Dataset records:
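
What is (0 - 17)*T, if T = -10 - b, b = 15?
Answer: 425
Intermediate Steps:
T = -25 (T = -10 - 1*15 = -10 - 15 = -25)
(0 - 17)*T = (0 - 17)*(-25) = -17*(-25) = 425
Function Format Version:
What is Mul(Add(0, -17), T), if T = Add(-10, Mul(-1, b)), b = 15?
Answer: 425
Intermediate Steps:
T = -25 (T = Add(-10, Mul(-1, 15)) = Add(-10, -15) = -25)
Mul(Add(0, -17), T) = Mul(Add(0, -17), -25) = Mul(-17, -25) = 425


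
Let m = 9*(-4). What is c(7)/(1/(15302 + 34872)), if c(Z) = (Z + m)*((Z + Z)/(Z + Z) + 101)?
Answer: -148414692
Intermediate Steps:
m = -36
c(Z) = -3672 + 102*Z (c(Z) = (Z - 36)*((Z + Z)/(Z + Z) + 101) = (-36 + Z)*((2*Z)/((2*Z)) + 101) = (-36 + Z)*((2*Z)*(1/(2*Z)) + 101) = (-36 + Z)*(1 + 101) = (-36 + Z)*102 = -3672 + 102*Z)
c(7)/(1/(15302 + 34872)) = (-3672 + 102*7)/(1/(15302 + 34872)) = (-3672 + 714)/(1/50174) = -2958/1/50174 = -2958*50174 = -148414692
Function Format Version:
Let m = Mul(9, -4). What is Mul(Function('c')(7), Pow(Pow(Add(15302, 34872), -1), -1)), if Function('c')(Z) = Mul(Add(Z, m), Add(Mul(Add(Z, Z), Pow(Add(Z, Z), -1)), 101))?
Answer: -148414692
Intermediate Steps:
m = -36
Function('c')(Z) = Add(-3672, Mul(102, Z)) (Function('c')(Z) = Mul(Add(Z, -36), Add(Mul(Add(Z, Z), Pow(Add(Z, Z), -1)), 101)) = Mul(Add(-36, Z), Add(Mul(Mul(2, Z), Pow(Mul(2, Z), -1)), 101)) = Mul(Add(-36, Z), Add(Mul(Mul(2, Z), Mul(Rational(1, 2), Pow(Z, -1))), 101)) = Mul(Add(-36, Z), Add(1, 101)) = Mul(Add(-36, Z), 102) = Add(-3672, Mul(102, Z)))
Mul(Function('c')(7), Pow(Pow(Add(15302, 34872), -1), -1)) = Mul(Add(-3672, Mul(102, 7)), Pow(Pow(Add(15302, 34872), -1), -1)) = Mul(Add(-3672, 714), Pow(Pow(50174, -1), -1)) = Mul(-2958, Pow(Rational(1, 50174), -1)) = Mul(-2958, 50174) = -148414692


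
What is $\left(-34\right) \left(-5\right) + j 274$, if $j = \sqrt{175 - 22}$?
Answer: $170 + 822 \sqrt{17} \approx 3559.2$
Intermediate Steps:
$j = 3 \sqrt{17}$ ($j = \sqrt{153} = 3 \sqrt{17} \approx 12.369$)
$\left(-34\right) \left(-5\right) + j 274 = \left(-34\right) \left(-5\right) + 3 \sqrt{17} \cdot 274 = 170 + 822 \sqrt{17}$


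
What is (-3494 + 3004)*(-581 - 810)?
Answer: 681590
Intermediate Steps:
(-3494 + 3004)*(-581 - 810) = -490*(-1391) = 681590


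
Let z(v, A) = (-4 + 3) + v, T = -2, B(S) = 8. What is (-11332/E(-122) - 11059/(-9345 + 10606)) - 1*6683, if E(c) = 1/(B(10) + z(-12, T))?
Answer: 63009938/1261 ≈ 49968.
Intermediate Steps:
z(v, A) = -1 + v
E(c) = -1/5 (E(c) = 1/(8 + (-1 - 12)) = 1/(8 - 13) = 1/(-5) = -1/5)
(-11332/E(-122) - 11059/(-9345 + 10606)) - 1*6683 = (-11332/(-1/5) - 11059/(-9345 + 10606)) - 1*6683 = (-11332*(-5) - 11059/1261) - 6683 = (56660 - 11059*1/1261) - 6683 = (56660 - 11059/1261) - 6683 = 71437201/1261 - 6683 = 63009938/1261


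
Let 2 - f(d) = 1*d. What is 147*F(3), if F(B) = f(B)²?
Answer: 147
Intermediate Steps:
f(d) = 2 - d
F(B) = (2 - B)²
147*F(3) = 147*(-2 + 3)² = 147*1² = 147*1 = 147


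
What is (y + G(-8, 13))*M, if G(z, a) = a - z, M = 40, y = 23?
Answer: 1760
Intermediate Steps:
(y + G(-8, 13))*M = (23 + (13 - 1*(-8)))*40 = (23 + (13 + 8))*40 = (23 + 21)*40 = 44*40 = 1760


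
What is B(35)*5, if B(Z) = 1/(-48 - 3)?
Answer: -5/51 ≈ -0.098039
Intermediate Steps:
B(Z) = -1/51 (B(Z) = 1/(-51) = -1/51)
B(35)*5 = -1/51*5 = -5/51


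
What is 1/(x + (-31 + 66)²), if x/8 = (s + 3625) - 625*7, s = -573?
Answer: -1/9359 ≈ -0.00010685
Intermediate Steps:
x = -10584 (x = 8*((-573 + 3625) - 625*7) = 8*(3052 - 4375) = 8*(-1323) = -10584)
1/(x + (-31 + 66)²) = 1/(-10584 + (-31 + 66)²) = 1/(-10584 + 35²) = 1/(-10584 + 1225) = 1/(-9359) = -1/9359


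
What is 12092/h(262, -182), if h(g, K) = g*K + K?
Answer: -6046/23933 ≈ -0.25262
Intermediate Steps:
h(g, K) = K + K*g (h(g, K) = K*g + K = K + K*g)
12092/h(262, -182) = 12092/((-182*(1 + 262))) = 12092/((-182*263)) = 12092/(-47866) = 12092*(-1/47866) = -6046/23933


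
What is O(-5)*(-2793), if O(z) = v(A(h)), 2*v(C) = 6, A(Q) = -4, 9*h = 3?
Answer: -8379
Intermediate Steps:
h = ⅓ (h = (⅑)*3 = ⅓ ≈ 0.33333)
v(C) = 3 (v(C) = (½)*6 = 3)
O(z) = 3
O(-5)*(-2793) = 3*(-2793) = -8379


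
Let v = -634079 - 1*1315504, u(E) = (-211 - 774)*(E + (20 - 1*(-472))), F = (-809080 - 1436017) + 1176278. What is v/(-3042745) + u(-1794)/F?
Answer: -606159275891/1084047889385 ≈ -0.55916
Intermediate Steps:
F = -1068819 (F = -2245097 + 1176278 = -1068819)
u(E) = -484620 - 985*E (u(E) = -985*(E + (20 + 472)) = -985*(E + 492) = -985*(492 + E) = -484620 - 985*E)
v = -1949583 (v = -634079 - 1315504 = -1949583)
v/(-3042745) + u(-1794)/F = -1949583/(-3042745) + (-484620 - 985*(-1794))/(-1068819) = -1949583*(-1/3042745) + (-484620 + 1767090)*(-1/1068819) = 1949583/3042745 + 1282470*(-1/1068819) = 1949583/3042745 - 427490/356273 = -606159275891/1084047889385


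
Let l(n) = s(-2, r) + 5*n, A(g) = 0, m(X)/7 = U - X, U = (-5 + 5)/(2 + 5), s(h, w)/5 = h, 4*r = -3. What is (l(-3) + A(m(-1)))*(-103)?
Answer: 2575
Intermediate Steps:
r = -¾ (r = (¼)*(-3) = -¾ ≈ -0.75000)
s(h, w) = 5*h
U = 0 (U = 0/7 = 0*(⅐) = 0)
m(X) = -7*X (m(X) = 7*(0 - X) = 7*(-X) = -7*X)
l(n) = -10 + 5*n (l(n) = 5*(-2) + 5*n = -10 + 5*n)
(l(-3) + A(m(-1)))*(-103) = ((-10 + 5*(-3)) + 0)*(-103) = ((-10 - 15) + 0)*(-103) = (-25 + 0)*(-103) = -25*(-103) = 2575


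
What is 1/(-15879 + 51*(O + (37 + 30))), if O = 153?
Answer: -1/4659 ≈ -0.00021464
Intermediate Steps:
1/(-15879 + 51*(O + (37 + 30))) = 1/(-15879 + 51*(153 + (37 + 30))) = 1/(-15879 + 51*(153 + 67)) = 1/(-15879 + 51*220) = 1/(-15879 + 11220) = 1/(-4659) = -1/4659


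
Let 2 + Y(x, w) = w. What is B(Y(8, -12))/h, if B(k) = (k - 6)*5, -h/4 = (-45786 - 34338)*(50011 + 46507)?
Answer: -25/7733408232 ≈ -3.2327e-9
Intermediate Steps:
Y(x, w) = -2 + w
h = 30933632928 (h = -4*(-45786 - 34338)*(50011 + 46507) = -(-320496)*96518 = -4*(-7733408232) = 30933632928)
B(k) = -30 + 5*k (B(k) = (-6 + k)*5 = -30 + 5*k)
B(Y(8, -12))/h = (-30 + 5*(-2 - 12))/30933632928 = (-30 + 5*(-14))*(1/30933632928) = (-30 - 70)*(1/30933632928) = -100*1/30933632928 = -25/7733408232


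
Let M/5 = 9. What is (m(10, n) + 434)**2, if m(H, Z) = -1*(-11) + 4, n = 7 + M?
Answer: 201601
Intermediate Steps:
M = 45 (M = 5*9 = 45)
n = 52 (n = 7 + 45 = 52)
m(H, Z) = 15 (m(H, Z) = 11 + 4 = 15)
(m(10, n) + 434)**2 = (15 + 434)**2 = 449**2 = 201601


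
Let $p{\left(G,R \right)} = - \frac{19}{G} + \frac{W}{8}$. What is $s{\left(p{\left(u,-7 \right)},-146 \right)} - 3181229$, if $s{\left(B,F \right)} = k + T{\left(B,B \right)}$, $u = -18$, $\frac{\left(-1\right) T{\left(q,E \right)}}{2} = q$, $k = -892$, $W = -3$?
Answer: $- \frac{114556405}{36} \approx -3.1821 \cdot 10^{6}$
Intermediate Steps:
$T{\left(q,E \right)} = - 2 q$
$p{\left(G,R \right)} = - \frac{3}{8} - \frac{19}{G}$ ($p{\left(G,R \right)} = - \frac{19}{G} - \frac{3}{8} = - \frac{3}{8} - \frac{19}{G}$)
$s{\left(B,F \right)} = -892 - 2 B$
$s{\left(p{\left(u,-7 \right)},-146 \right)} - 3181229 = \left(-892 - 2 \left(- \frac{3}{8} - \frac{19}{-18}\right)\right) - 3181229 = \left(-892 - 2 \left(- \frac{3}{8} - - \frac{19}{18}\right)\right) - 3181229 = \left(-892 - 2 \left(- \frac{3}{8} + \frac{19}{18}\right)\right) - 3181229 = \left(-892 - \frac{49}{36}\right) - 3181229 = - \frac{32161}{36} - 3181229 = - \frac{114556405}{36}$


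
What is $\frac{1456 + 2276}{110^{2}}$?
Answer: $\frac{933}{3025} \approx 0.30843$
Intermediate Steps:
$\frac{1456 + 2276}{110^{2}} = \frac{3732}{12100} = 3732 \cdot \frac{1}{12100} = \frac{933}{3025}$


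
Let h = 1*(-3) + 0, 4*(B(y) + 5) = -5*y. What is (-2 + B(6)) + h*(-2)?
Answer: -17/2 ≈ -8.5000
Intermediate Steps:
B(y) = -5 - 5*y/4 (B(y) = -5 + (-5*y)/4 = -5 - 5*y/4)
h = -3 (h = -3 + 0 = -3)
(-2 + B(6)) + h*(-2) = (-2 + (-5 - 5/4*6)) - 3*(-2) = (-2 + (-5 - 15/2)) + 6 = (-2 - 25/2) + 6 = -29/2 + 6 = -17/2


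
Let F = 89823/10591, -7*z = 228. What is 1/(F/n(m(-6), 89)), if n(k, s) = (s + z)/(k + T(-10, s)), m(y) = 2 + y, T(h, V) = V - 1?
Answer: 7565/95508 ≈ 0.079208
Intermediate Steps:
T(h, V) = -1 + V
z = -228/7 (z = -⅐*228 = -228/7 ≈ -32.571)
n(k, s) = (-228/7 + s)/(-1 + k + s) (n(k, s) = (s - 228/7)/(k + (-1 + s)) = (-228/7 + s)/(-1 + k + s))
F = 89823/10591 (F = 89823*(1/10591) = 89823/10591 ≈ 8.4811)
1/(F/n(m(-6), 89)) = 1/(89823/(10591*(((-228/7 + 89)/(-1 + (2 - 6) + 89))))) = 1/(89823/(10591*(((395/7)/(-1 - 4 + 89))))) = 1/(89823/(10591*(((395/7)/84)))) = 1/(89823/(10591*(((1/84)*(395/7))))) = 1/(89823/(10591*(395/588))) = 1/((89823/10591)*(588/395)) = 1/(95508/7565) = 7565/95508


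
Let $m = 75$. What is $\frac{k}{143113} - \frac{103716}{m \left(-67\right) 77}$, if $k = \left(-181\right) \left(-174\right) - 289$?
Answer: $\frac{133915933}{275492525} \approx 0.4861$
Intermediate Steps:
$k = 31205$ ($k = 31494 - 289 = 31205$)
$\frac{k}{143113} - \frac{103716}{m \left(-67\right) 77} = \frac{31205}{143113} - \frac{103716}{75 \left(-67\right) 77} = 31205 \cdot \frac{1}{143113} - \frac{103716}{\left(-5025\right) 77} = \frac{31205}{143113} - \frac{103716}{-386925} = \frac{31205}{143113} - - \frac{516}{1925} = \frac{31205}{143113} + \frac{516}{1925} = \frac{133915933}{275492525}$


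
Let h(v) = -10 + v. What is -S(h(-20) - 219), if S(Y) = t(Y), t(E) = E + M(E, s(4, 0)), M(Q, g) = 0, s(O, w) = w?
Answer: 249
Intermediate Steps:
t(E) = E (t(E) = E + 0 = E)
S(Y) = Y
-S(h(-20) - 219) = -((-10 - 20) - 219) = -(-30 - 219) = -1*(-249) = 249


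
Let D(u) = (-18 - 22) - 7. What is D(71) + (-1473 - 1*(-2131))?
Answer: 611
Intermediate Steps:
D(u) = -47 (D(u) = -40 - 7 = -47)
D(71) + (-1473 - 1*(-2131)) = -47 + (-1473 - 1*(-2131)) = -47 + (-1473 + 2131) = -47 + 658 = 611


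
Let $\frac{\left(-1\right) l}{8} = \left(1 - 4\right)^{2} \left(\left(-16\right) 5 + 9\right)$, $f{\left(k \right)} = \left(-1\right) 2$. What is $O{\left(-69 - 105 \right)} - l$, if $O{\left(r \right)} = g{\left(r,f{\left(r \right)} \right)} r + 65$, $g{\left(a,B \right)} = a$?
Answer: $25229$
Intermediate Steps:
$f{\left(k \right)} = -2$
$O{\left(r \right)} = 65 + r^{2}$ ($O{\left(r \right)} = r r + 65 = r^{2} + 65 = 65 + r^{2}$)
$l = 5112$ ($l = - 8 \left(1 - 4\right)^{2} \left(\left(-16\right) 5 + 9\right) = - 8 \left(-3\right)^{2} \left(-80 + 9\right) = - 8 \cdot 9 \left(-71\right) = \left(-8\right) \left(-639\right) = 5112$)
$O{\left(-69 - 105 \right)} - l = \left(65 + \left(-69 - 105\right)^{2}\right) - 5112 = \left(65 + \left(-174\right)^{2}\right) - 5112 = \left(65 + 30276\right) - 5112 = 30341 - 5112 = 25229$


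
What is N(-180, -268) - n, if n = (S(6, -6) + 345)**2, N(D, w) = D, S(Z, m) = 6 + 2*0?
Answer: -123381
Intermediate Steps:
S(Z, m) = 6 (S(Z, m) = 6 + 0 = 6)
n = 123201 (n = (6 + 345)**2 = 351**2 = 123201)
N(-180, -268) - n = -180 - 1*123201 = -180 - 123201 = -123381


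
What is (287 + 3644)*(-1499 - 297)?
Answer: -7060076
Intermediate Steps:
(287 + 3644)*(-1499 - 297) = 3931*(-1796) = -7060076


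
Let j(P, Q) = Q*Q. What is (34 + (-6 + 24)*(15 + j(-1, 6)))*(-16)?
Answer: -15232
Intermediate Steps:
j(P, Q) = Q²
(34 + (-6 + 24)*(15 + j(-1, 6)))*(-16) = (34 + (-6 + 24)*(15 + 6²))*(-16) = (34 + 18*(15 + 36))*(-16) = (34 + 18*51)*(-16) = (34 + 918)*(-16) = 952*(-16) = -15232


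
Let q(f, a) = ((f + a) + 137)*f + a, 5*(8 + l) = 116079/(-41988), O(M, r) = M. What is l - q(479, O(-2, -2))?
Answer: -20581996453/69980 ≈ -2.9411e+5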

◆ Exercise objective
Reproduce the entries above exactly, but only the lines between the line holding "Answer: -5/51 ≈ -0.098039" and the line holding "What is 1/(-15879", inclusive.

◆ Result of this exercise
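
Answer: -5/51 ≈ -0.098039
Intermediate Steps:
B(Z) = -1/51 (B(Z) = 1/(-51) = -1/51)
B(35)*5 = -1/51*5 = -5/51


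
What is 1/(x + (-31 + 66)²), if x/8 = (s + 3625) - 625*7, s = -573?
Answer: -1/9359 ≈ -0.00010685
Intermediate Steps:
x = -10584 (x = 8*((-573 + 3625) - 625*7) = 8*(3052 - 4375) = 8*(-1323) = -10584)
1/(x + (-31 + 66)²) = 1/(-10584 + (-31 + 66)²) = 1/(-10584 + 35²) = 1/(-10584 + 1225) = 1/(-9359) = -1/9359


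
What is 12092/h(262, -182), if h(g, K) = g*K + K?
Answer: -6046/23933 ≈ -0.25262
Intermediate Steps:
h(g, K) = K + K*g (h(g, K) = K*g + K = K + K*g)
12092/h(262, -182) = 12092/((-182*(1 + 262))) = 12092/((-182*263)) = 12092/(-47866) = 12092*(-1/47866) = -6046/23933


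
What is O(-5)*(-2793), if O(z) = v(A(h)), 2*v(C) = 6, A(Q) = -4, 9*h = 3?
Answer: -8379
Intermediate Steps:
h = ⅓ (h = (⅑)*3 = ⅓ ≈ 0.33333)
v(C) = 3 (v(C) = (½)*6 = 3)
O(z) = 3
O(-5)*(-2793) = 3*(-2793) = -8379


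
Let v = -634079 - 1*1315504, u(E) = (-211 - 774)*(E + (20 - 1*(-472))), F = (-809080 - 1436017) + 1176278. What is v/(-3042745) + u(-1794)/F?
Answer: -606159275891/1084047889385 ≈ -0.55916
Intermediate Steps:
F = -1068819 (F = -2245097 + 1176278 = -1068819)
u(E) = -484620 - 985*E (u(E) = -985*(E + (20 + 472)) = -985*(E + 492) = -985*(492 + E) = -484620 - 985*E)
v = -1949583 (v = -634079 - 1315504 = -1949583)
v/(-3042745) + u(-1794)/F = -1949583/(-3042745) + (-484620 - 985*(-1794))/(-1068819) = -1949583*(-1/3042745) + (-484620 + 1767090)*(-1/1068819) = 1949583/3042745 + 1282470*(-1/1068819) = 1949583/3042745 - 427490/356273 = -606159275891/1084047889385


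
Let l(n) = s(-2, r) + 5*n, A(g) = 0, m(X)/7 = U - X, U = (-5 + 5)/(2 + 5), s(h, w)/5 = h, 4*r = -3. What is (l(-3) + A(m(-1)))*(-103)?
Answer: 2575
Intermediate Steps:
r = -¾ (r = (¼)*(-3) = -¾ ≈ -0.75000)
s(h, w) = 5*h
U = 0 (U = 0/7 = 0*(⅐) = 0)
m(X) = -7*X (m(X) = 7*(0 - X) = 7*(-X) = -7*X)
l(n) = -10 + 5*n (l(n) = 5*(-2) + 5*n = -10 + 5*n)
(l(-3) + A(m(-1)))*(-103) = ((-10 + 5*(-3)) + 0)*(-103) = ((-10 - 15) + 0)*(-103) = (-25 + 0)*(-103) = -25*(-103) = 2575


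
What is 1/(-15879 + 51*(O + (37 + 30))), if O = 153?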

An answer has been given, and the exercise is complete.